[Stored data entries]

◇ ◇ ◇ ◇ ◇

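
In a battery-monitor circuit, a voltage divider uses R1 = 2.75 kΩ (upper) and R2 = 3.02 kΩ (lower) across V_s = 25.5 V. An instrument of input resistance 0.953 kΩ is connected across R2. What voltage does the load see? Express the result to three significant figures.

V_out ≈ 5.32 V

The load sits in parallel with R2, giving an effective lower resistance R2' = R2·R_L/(R2+R_L) = 0.7244 kΩ.
Then V_out = V_s · R2'/(R1 + R2') = 25.5 × 0.7244/3.474 = 5.317 V.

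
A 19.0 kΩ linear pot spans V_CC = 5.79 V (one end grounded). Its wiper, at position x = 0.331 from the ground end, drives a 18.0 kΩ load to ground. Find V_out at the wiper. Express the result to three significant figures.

Lower segment x·R_p = 6.289 kΩ; upper segment (1−x)·R_p = 12.71 kΩ.
(x·R_p) ‖ R_L = 4.661 kΩ.
V_out = 5.79 × 4.661/(12.71 + 4.661) = 1.553 V.

V_out ≈ 1.55 V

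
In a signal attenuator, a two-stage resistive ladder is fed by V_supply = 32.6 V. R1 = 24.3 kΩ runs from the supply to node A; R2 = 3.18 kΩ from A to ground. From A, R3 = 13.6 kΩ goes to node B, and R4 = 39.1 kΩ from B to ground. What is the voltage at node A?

V_A ≈ 3.58 V

The second stage (R3 + R4 = 52.70 kΩ) loads node A in parallel with R2.
R2 ‖ (R3+R4) = 2.999 kΩ.
So V_A = 32.6 × 0.1099 = 3.581 V.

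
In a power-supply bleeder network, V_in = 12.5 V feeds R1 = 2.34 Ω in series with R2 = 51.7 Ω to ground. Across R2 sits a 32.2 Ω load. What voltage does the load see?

V_out ≈ 11.2 V

First combine the lower leg with the load: R2 ‖ R_L = 19.84 Ω.
Voltage divider with the loaded lower leg: V_out = 12.5 × 19.84/(2.34 + 19.84) = 12.5 × 0.8945 = 11.18 V.
(Unloaded it would be 12.0 V; the load pulls it down.)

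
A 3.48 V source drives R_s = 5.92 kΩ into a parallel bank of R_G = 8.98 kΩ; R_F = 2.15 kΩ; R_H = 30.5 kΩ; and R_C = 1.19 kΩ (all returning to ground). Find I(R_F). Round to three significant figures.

Parallel bank: R_p = 1/(1/8.98 + 1/2.15 + 1/30.5 + 1/1.19) = 0.6898 kΩ.
Node voltage V_A = V_s · R_p/(R_s + R_p) = 3.48 × 0.1044 = 0.3632 V.
Branch current I = V_A/R_F = 0.3632/2.15 = 0.1689 mA.

I ≈ 0.169 mA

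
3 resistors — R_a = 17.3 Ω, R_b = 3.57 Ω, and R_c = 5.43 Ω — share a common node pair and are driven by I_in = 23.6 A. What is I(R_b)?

Conductances: ΣG = 1/17.3 + 1/3.57 + 1/5.43 = 0.5221 (1/Ω).
Current divider: I(R_b) = I_in · G_k/ΣG = 23.6 × (0.2801/0.5221) = 23.6 × 0.5365 = 12.66 A.

I ≈ 12.7 A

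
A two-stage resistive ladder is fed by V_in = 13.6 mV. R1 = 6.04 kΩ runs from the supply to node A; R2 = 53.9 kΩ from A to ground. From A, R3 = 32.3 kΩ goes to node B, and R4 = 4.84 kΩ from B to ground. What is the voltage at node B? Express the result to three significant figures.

V_B ≈ 1.39 mV

Looking into the second stage from A: R3 + R4 = 37.14 kΩ appears in parallel with R2.
R2 ‖ (R3+R4) = 21.99 kΩ.
V_A = 13.6 × 21.99/(6.04 + 21.99) = 10.67 mV.
Stage 2 is unloaded, so V_B = V_A · R4/(R3+R4) = 10.67 × 4.84/37.14 = 1.390 mV.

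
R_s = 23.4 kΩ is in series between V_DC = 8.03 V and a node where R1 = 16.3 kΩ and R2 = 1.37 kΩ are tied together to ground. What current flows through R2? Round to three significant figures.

I ≈ 0.300 mA

Combine the parallel branches: R_p = (1/16.3 + 1/1.37)⁻¹ = 1.264 kΩ.
V_A = 8.03 × 1.264/24.66 = 0.4115 V.
I(R2) = V_A / R2 = 0.4115/1.37 = 0.3003 mA.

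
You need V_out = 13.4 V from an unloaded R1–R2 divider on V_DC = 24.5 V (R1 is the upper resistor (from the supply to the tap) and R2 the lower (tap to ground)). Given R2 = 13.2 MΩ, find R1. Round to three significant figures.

V_out/V_DC = R2/(R1+R2) = 0.5469.
R1 = R2·(1/k − 1) = 13.2 × 0.8284 = 10.93 MΩ.

R1 ≈ 10.9 MΩ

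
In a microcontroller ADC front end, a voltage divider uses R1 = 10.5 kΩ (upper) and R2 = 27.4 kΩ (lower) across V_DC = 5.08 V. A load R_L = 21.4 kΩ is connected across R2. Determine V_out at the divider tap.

R2 ‖ R_L = (27.4 × 21.4)/(27.4 + 21.4) = 12.02 kΩ.
Now apply the divider: V_out = 5.08 × 0.5337 = 2.711 V.

V_out ≈ 2.71 V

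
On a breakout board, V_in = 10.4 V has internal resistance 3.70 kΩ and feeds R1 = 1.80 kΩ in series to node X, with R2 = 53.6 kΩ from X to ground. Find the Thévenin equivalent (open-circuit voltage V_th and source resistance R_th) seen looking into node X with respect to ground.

V_th ≈ 9.43 V, R_th ≈ 4.99 kΩ

R1' = 3.70 + 1.80 = 5.500 kΩ (source resistance + R1).
Open-circuit (no load on X): V_th = V_in · R2/(R1' + R2) = 10.4 × 53.6/(5.500 + 53.6) = 9.432 V.
Looking into X with the source shorted: R_th = R1'·R2/(R1'+R2) = 5.500 × 53.6/59.10 = 4.988 kΩ.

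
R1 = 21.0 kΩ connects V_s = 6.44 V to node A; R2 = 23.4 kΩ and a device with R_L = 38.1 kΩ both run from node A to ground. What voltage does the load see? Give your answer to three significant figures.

V_out ≈ 2.63 V

R2 ‖ R_L = (23.4 × 38.1)/(23.4 + 38.1) = 14.50 kΩ.
Now apply the divider: V_out = 6.44 × 0.4084 = 2.630 V.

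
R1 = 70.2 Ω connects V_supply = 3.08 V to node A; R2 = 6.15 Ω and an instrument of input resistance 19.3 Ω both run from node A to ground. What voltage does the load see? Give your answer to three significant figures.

V_out ≈ 0.192 V

The load sits in parallel with R2, giving an effective lower resistance R2' = R2·R_L/(R2+R_L) = 4.664 Ω.
Then V_out = V_supply · R2'/(R1 + R2') = 3.08 × 4.664/74.86 = 0.1919 V.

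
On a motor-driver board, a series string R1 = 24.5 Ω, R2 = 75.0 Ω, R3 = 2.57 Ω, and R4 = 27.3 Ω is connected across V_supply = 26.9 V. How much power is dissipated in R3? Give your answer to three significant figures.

P ≈ 0.111 W

Series current I = V_supply/ΣR = 26.9/129.4 = 0.2079 A.
V(R3) = I·R = 0.5344 V; P = V·I = 0.5344 × 0.2079 = 0.1111 W.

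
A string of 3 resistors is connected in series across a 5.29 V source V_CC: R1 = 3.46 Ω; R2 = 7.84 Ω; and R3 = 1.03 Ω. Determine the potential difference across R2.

V ≈ 3.36 V

Total series resistance ΣR = 3.46 + 7.84 + 1.03 = 12.33 Ω.
V = V_CC · R/ΣR = 5.29 × 0.6358 = 3.364 V.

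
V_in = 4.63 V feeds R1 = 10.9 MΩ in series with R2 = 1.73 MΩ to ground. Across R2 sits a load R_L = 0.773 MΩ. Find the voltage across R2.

R2 ‖ R_L = (1.73 × 0.773)/(1.73 + 0.773) = 0.5343 MΩ.
Then V_out = V_in · R2'/(R1 + R2') = 4.63 × 0.5343/11.43 = 0.2163 V.

V_out ≈ 0.216 V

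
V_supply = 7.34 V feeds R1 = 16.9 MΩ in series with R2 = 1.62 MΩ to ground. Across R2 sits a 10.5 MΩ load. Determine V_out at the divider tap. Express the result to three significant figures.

First combine the lower leg with the load: R2 ‖ R_L = 1.403 MΩ.
Then V_out = V_supply · R2'/(R1 + R2') = 7.34 × 1.403/18.30 = 0.5628 V.
(Unloaded it would be 0.642 V; the load pulls it down.)

V_out ≈ 0.563 V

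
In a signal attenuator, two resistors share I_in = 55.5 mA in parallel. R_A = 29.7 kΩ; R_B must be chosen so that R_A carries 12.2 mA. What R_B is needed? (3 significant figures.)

The fraction through R_A equals R_B/(R_A+R_B).
With f = 0.2198, R_B = R_A · f/(1−f) = 29.7 × 0.2818 = 8.368 kΩ.

R_B ≈ 8.37 kΩ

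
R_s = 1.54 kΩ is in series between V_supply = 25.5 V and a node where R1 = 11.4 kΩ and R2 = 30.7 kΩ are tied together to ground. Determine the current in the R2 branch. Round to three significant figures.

Equivalent of the parallel group: R_p = 8.313 kΩ.
Node voltage V_A = V_supply · R_p/(R_s + R_p) = 25.5 × 0.8437 = 21.51 V.
I(R2) = V_A / R2 = 21.51/30.7 = 0.7008 mA.

I ≈ 0.701 mA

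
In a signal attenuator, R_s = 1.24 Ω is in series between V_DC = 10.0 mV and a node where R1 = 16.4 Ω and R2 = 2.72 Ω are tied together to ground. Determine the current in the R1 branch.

Equivalent of the parallel group: R_p = 2.333 Ω.
Node voltage V_A = V_DC · R_p/(R_s + R_p) = 10.0 × 0.6530 = 6.530 mV.
Branch current I = V_A/R1 = 6.530/16.4 = 0.3981 mA.
(Check via current divider: I_total = 2.799 mA; share G_k/ΣG = 0.1423 → same result.)

I ≈ 0.398 mA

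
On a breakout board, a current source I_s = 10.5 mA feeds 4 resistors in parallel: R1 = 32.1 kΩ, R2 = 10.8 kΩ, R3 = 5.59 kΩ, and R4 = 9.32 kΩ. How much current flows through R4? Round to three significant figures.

I ≈ 2.75 mA

ΣG = 1/32.1 + 1/10.8 + 1/5.59 + 1/9.32 = 0.4099.
R4 takes the fraction G_k/ΣG = 0.1073/0.4099 = 0.2617, so I = 10.5 × 0.2617 = 2.748 mA.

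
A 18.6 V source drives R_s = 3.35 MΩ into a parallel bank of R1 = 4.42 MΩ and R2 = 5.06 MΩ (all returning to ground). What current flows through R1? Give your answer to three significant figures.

I ≈ 1.74 µA

Parallel bank: R_p = 1/(1/4.42 + 1/5.06) = 2.359 MΩ.
V_A = 18.6 × 2.359/5.709 = 7.686 V.
I(R1) = V_A / R1 = 7.686/4.42 = 1.739 µA.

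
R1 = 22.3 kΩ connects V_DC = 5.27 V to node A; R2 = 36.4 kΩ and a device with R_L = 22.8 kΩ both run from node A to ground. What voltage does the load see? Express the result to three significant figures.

V_out ≈ 2.03 V

First combine the lower leg with the load: R2 ‖ R_L = 14.02 kΩ.
Then V_out = V_DC · R2'/(R1 + R2') = 5.27 × 14.02/36.32 = 2.034 V.
(Unloaded it would be 3.27 V; the load pulls it down.)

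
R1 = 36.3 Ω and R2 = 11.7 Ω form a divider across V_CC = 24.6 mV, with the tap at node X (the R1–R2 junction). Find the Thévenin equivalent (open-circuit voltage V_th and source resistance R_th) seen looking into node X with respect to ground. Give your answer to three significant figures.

With X open, the divider is unloaded: V_th = 24.6 × 11.7/48.00 = 5.996 mV.
With V_CC suppressed (replaced by a short), R_th = R1 ‖ R2 = (36.30 × 11.7)/(36.30 + 11.7) = 8.848 Ω.

V_th ≈ 6.00 mV, R_th ≈ 8.85 Ω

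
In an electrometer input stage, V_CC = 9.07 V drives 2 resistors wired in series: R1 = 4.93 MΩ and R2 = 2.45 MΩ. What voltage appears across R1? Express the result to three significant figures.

V ≈ 6.06 V

Total series resistance ΣR = 4.93 + 2.45 = 7.380 MΩ.
V = V_CC · R/ΣR = 9.07 × 0.6680 = 6.059 V.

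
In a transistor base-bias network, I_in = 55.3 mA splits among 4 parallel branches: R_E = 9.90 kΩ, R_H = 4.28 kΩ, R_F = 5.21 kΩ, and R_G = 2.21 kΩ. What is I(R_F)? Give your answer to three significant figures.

I ≈ 10.8 mA

ΣG = 1/9.90 + 1/4.28 + 1/5.21 + 1/2.21 = 0.9791.
Current divider: I(R_F) = I_in · G_k/ΣG = 55.3 × (0.1919/0.9791) = 55.3 × 0.1960 = 10.84 mA.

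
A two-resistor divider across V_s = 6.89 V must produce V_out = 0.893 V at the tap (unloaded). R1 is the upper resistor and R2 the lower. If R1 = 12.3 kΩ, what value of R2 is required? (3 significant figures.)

R2 ≈ 1.83 kΩ

V_out/V_s = R2/(R1+R2) = 0.1296.
R2 = R1 · 0.1296/(1 − 0.1296) = 1.832 kΩ.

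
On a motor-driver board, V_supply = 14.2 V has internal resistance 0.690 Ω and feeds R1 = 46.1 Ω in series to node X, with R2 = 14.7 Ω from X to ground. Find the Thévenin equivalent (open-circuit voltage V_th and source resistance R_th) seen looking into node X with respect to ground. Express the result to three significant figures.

V_th ≈ 3.39 V, R_th ≈ 11.2 Ω

R1' = 0.690 + 46.1 = 46.79 Ω (source resistance + R1).
Open-circuit (no load on X): V_th = V_supply · R2/(R1' + R2) = 14.2 × 14.7/(46.79 + 14.7) = 3.395 V.
With V_supply suppressed (replaced by a short), R_th = R1' ‖ R2 = (46.79 × 14.7)/(46.79 + 14.7) = 11.19 Ω.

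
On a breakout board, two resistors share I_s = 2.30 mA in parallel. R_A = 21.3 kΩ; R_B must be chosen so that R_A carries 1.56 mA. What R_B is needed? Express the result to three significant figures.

The fraction through R_A equals R_B/(R_A+R_B).
1.56/2.30 = R_B/(R_A + R_B) → R_B = R_A · (0.6783)/(1 − 0.6783) = 21.3 × 2.108 = 44.90 kΩ.

R_B ≈ 44.9 kΩ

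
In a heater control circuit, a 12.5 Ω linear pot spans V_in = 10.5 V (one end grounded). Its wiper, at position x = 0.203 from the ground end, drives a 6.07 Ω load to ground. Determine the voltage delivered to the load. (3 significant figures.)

The pot divides into 9.962 Ω above the wiper and 2.538 Ω below.
R_L loads the lower segment: effective lower R = 1.789 Ω.
V_out = 10.5 × 1.789/(9.962 + 1.789) = 1.599 V.

V_out ≈ 1.60 V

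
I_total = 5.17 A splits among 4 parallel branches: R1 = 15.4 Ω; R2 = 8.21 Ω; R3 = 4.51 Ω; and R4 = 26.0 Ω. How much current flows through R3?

I ≈ 2.56 A

Total conductance ΣG = 1/15.4 + 1/8.21 + 1/4.51 + 1/26.0 = 0.4469 (units of 1/Ω).
R3 takes the fraction G_k/ΣG = 0.2217/0.4469 = 0.4961, so I = 5.17 × 0.4961 = 2.565 A.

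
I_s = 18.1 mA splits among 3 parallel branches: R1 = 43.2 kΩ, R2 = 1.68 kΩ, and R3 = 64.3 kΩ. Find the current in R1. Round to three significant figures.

Conductances: ΣG = 1/43.2 + 1/1.68 + 1/64.3 = 0.6339 (1/kΩ).
Current divider: I(R1) = I_s · G_k/ΣG = 18.1 × (0.02315/0.6339) = 18.1 × 0.03651 = 0.6609 mA.

I ≈ 0.661 mA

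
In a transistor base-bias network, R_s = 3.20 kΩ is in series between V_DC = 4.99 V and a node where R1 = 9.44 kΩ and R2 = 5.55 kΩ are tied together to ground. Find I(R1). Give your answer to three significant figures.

Equivalent of the parallel group: R_p = 3.495 kΩ.
Node voltage V_A = V_DC · R_p/(R_s + R_p) = 4.99 × 0.5220 = 2.605 V.
Branch current I = V_A/R1 = 2.605/9.44 = 0.2760 mA.

I ≈ 0.276 mA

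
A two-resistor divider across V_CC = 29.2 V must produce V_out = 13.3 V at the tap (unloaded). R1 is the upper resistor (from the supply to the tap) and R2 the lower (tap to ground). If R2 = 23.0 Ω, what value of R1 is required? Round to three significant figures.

The divider ratio is R2/(R1+R2) = 13.3/29.2 = 0.4555.
So R1 = R2 · (V_CC/V_out − 1) = 23.0 × (29.2/13.3 − 1) = 23.0 × 1.195 = 27.50 Ω.

R1 ≈ 27.5 Ω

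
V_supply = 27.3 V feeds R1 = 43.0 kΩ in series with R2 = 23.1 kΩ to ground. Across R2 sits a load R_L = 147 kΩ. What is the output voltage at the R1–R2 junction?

First combine the lower leg with the load: R2 ‖ R_L = 19.96 kΩ.
Then V_out = V_supply · R2'/(R1 + R2') = 27.3 × 19.96/62.96 = 8.656 V.

V_out ≈ 8.66 V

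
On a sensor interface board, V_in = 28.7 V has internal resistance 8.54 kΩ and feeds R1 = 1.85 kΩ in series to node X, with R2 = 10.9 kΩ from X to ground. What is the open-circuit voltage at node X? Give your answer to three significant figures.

V_th ≈ 14.7 V

R1' = 8.54 + 1.85 = 10.39 kΩ (source resistance + R1).
Open-circuit (no load on X): V_th = V_in · R2/(R1' + R2) = 28.7 × 10.9/(10.39 + 10.9) = 14.69 V.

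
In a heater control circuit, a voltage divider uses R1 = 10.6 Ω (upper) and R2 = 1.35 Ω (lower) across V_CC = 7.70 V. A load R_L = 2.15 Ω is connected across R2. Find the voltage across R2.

V_out ≈ 0.559 V

R2 ‖ R_L = (1.35 × 2.15)/(1.35 + 2.15) = 0.8293 Ω.
Then V_out = V_CC · R2'/(R1 + R2') = 7.70 × 0.8293/11.43 = 0.5587 V.
(Unloaded it would be 0.870 V; the load pulls it down.)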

◇ ◇ ◇ ◇ ◇

**Work order:**
Please return exactly the lines that run from the line with "V_supply = 27.3" through the end of the records above, both included, and nothing more.

**Exercise result:**
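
V_supply = 27.3 V feeds R1 = 43.0 kΩ in series with R2 = 23.1 kΩ to ground. Across R2 sits a load R_L = 147 kΩ. What is the output voltage at the R1–R2 junction?

First combine the lower leg with the load: R2 ‖ R_L = 19.96 kΩ.
Then V_out = V_supply · R2'/(R1 + R2') = 27.3 × 19.96/62.96 = 8.656 V.

V_out ≈ 8.66 V

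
On a sensor interface board, V_in = 28.7 V has internal resistance 8.54 kΩ and feeds R1 = 1.85 kΩ in series to node X, with R2 = 10.9 kΩ from X to ground. What is the open-circuit voltage at node X? Give your answer to three significant figures.

V_th ≈ 14.7 V

R1' = 8.54 + 1.85 = 10.39 kΩ (source resistance + R1).
Open-circuit (no load on X): V_th = V_in · R2/(R1' + R2) = 28.7 × 10.9/(10.39 + 10.9) = 14.69 V.

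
In a heater control circuit, a voltage divider uses R1 = 10.6 Ω (upper) and R2 = 1.35 Ω (lower) across V_CC = 7.70 V. A load R_L = 2.15 Ω is connected across R2. Find the voltage across R2.

V_out ≈ 0.559 V

R2 ‖ R_L = (1.35 × 2.15)/(1.35 + 2.15) = 0.8293 Ω.
Then V_out = V_CC · R2'/(R1 + R2') = 7.70 × 0.8293/11.43 = 0.5587 V.
(Unloaded it would be 0.870 V; the load pulls it down.)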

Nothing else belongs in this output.